» EXERCISE BRIEF
Your job is to copy every record exactly.

» RECORDS FOR THIS TASK
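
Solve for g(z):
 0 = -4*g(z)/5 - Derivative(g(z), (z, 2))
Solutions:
 g(z) = C1*sin(2*sqrt(5)*z/5) + C2*cos(2*sqrt(5)*z/5)


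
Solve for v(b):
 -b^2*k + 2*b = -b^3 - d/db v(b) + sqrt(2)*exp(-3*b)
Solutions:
 v(b) = C1 - b^4/4 + b^3*k/3 - b^2 - sqrt(2)*exp(-3*b)/3


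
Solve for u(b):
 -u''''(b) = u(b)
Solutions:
 u(b) = (C1*sin(sqrt(2)*b/2) + C2*cos(sqrt(2)*b/2))*exp(-sqrt(2)*b/2) + (C3*sin(sqrt(2)*b/2) + C4*cos(sqrt(2)*b/2))*exp(sqrt(2)*b/2)


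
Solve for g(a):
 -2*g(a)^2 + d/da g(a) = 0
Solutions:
 g(a) = -1/(C1 + 2*a)


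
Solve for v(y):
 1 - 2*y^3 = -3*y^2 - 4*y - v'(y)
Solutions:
 v(y) = C1 + y^4/2 - y^3 - 2*y^2 - y


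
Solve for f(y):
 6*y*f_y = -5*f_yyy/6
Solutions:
 f(y) = C1 + Integral(C2*airyai(-30^(2/3)*y/5) + C3*airybi(-30^(2/3)*y/5), y)


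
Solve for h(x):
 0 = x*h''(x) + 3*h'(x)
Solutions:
 h(x) = C1 + C2/x^2


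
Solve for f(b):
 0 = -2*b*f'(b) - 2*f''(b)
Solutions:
 f(b) = C1 + C2*erf(sqrt(2)*b/2)


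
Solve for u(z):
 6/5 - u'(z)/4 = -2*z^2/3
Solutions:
 u(z) = C1 + 8*z^3/9 + 24*z/5


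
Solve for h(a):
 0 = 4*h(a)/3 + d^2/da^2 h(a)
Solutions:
 h(a) = C1*sin(2*sqrt(3)*a/3) + C2*cos(2*sqrt(3)*a/3)


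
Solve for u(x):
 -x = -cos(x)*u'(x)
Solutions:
 u(x) = C1 + Integral(x/cos(x), x)


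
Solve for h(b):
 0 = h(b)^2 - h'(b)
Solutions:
 h(b) = -1/(C1 + b)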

» SOLUTION FOR THIS PROBLEM
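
Solve for g(z):
 0 = -4*g(z)/5 - Derivative(g(z), (z, 2))
Solutions:
 g(z) = C1*sin(2*sqrt(5)*z/5) + C2*cos(2*sqrt(5)*z/5)


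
Solve for v(b):
 -b^2*k + 2*b = -b^3 - d/db v(b) + sqrt(2)*exp(-3*b)
Solutions:
 v(b) = C1 - b^4/4 + b^3*k/3 - b^2 - sqrt(2)*exp(-3*b)/3


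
Solve for u(b):
 -u''''(b) = u(b)
Solutions:
 u(b) = (C1*sin(sqrt(2)*b/2) + C2*cos(sqrt(2)*b/2))*exp(-sqrt(2)*b/2) + (C3*sin(sqrt(2)*b/2) + C4*cos(sqrt(2)*b/2))*exp(sqrt(2)*b/2)


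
Solve for g(a):
 -2*g(a)^2 + d/da g(a) = 0
Solutions:
 g(a) = -1/(C1 + 2*a)


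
Solve for v(y):
 1 - 2*y^3 = -3*y^2 - 4*y - v'(y)
Solutions:
 v(y) = C1 + y^4/2 - y^3 - 2*y^2 - y


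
Solve for f(y):
 6*y*f_y = -5*f_yyy/6
Solutions:
 f(y) = C1 + Integral(C2*airyai(-30^(2/3)*y/5) + C3*airybi(-30^(2/3)*y/5), y)


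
Solve for h(x):
 0 = x*h''(x) + 3*h'(x)
Solutions:
 h(x) = C1 + C2/x^2


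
Solve for f(b):
 0 = -2*b*f'(b) - 2*f''(b)
Solutions:
 f(b) = C1 + C2*erf(sqrt(2)*b/2)


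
Solve for u(z):
 6/5 - u'(z)/4 = -2*z^2/3
Solutions:
 u(z) = C1 + 8*z^3/9 + 24*z/5


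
Solve for h(a):
 0 = 4*h(a)/3 + d^2/da^2 h(a)
Solutions:
 h(a) = C1*sin(2*sqrt(3)*a/3) + C2*cos(2*sqrt(3)*a/3)


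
Solve for u(x):
 -x = -cos(x)*u'(x)
Solutions:
 u(x) = C1 + Integral(x/cos(x), x)


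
Solve for h(b):
 0 = h(b)^2 - h'(b)
Solutions:
 h(b) = -1/(C1 + b)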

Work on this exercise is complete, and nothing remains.